Exercise requirements
Once the data has been read, return all of it precisely as written.

Records provided
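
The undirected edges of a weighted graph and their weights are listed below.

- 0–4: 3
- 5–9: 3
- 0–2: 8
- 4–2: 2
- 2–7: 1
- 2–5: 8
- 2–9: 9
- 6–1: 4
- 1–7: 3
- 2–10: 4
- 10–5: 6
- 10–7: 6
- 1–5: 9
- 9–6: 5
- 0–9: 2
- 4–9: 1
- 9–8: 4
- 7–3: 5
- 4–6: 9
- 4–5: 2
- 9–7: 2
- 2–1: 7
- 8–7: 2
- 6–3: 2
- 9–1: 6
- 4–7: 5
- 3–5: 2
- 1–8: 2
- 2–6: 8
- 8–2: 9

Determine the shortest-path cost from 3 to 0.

7

Enumerating some paths:
3 - 7 - 9 - 0: 5+2+2 = 9
3 - 5 - 4 - 0: 2+2+3 = 7
3 - 6 - 9 - 0: 2+5+2 = 9
3 - 5 - 9 - 4 - 0: 2+3+1+3 = 9
Cheapest is 3 - 5 - 4 - 0 at 7.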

Written solution
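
The undirected edges of a weighted graph and their weights are listed below.

- 0–4: 3
- 5–9: 3
- 0–2: 8
- 4–2: 2
- 2–7: 1
- 2–5: 8
- 2–9: 9
- 6–1: 4
- 1–7: 3
- 2–10: 4
- 10–5: 6
- 10–7: 6
- 1–5: 9
- 9–6: 5
- 0–9: 2
- 4–9: 1
- 9–8: 4
- 7–3: 5
- 4–6: 9
- 4–5: 2
- 9–7: 2
- 2–1: 7
- 8–7: 2
- 6–3: 2
- 9–1: 6
- 4–7: 5
- 3–5: 2
- 1–8: 2
- 2–6: 8
- 8–2: 9

Determine the shortest-path cost from 3 to 0.

7

Enumerating some paths:
3 - 7 - 9 - 0: 5+2+2 = 9
3 - 5 - 4 - 0: 2+2+3 = 7
3 - 6 - 9 - 0: 2+5+2 = 9
3 - 5 - 9 - 4 - 0: 2+3+1+3 = 9
Cheapest is 3 - 5 - 4 - 0 at 7.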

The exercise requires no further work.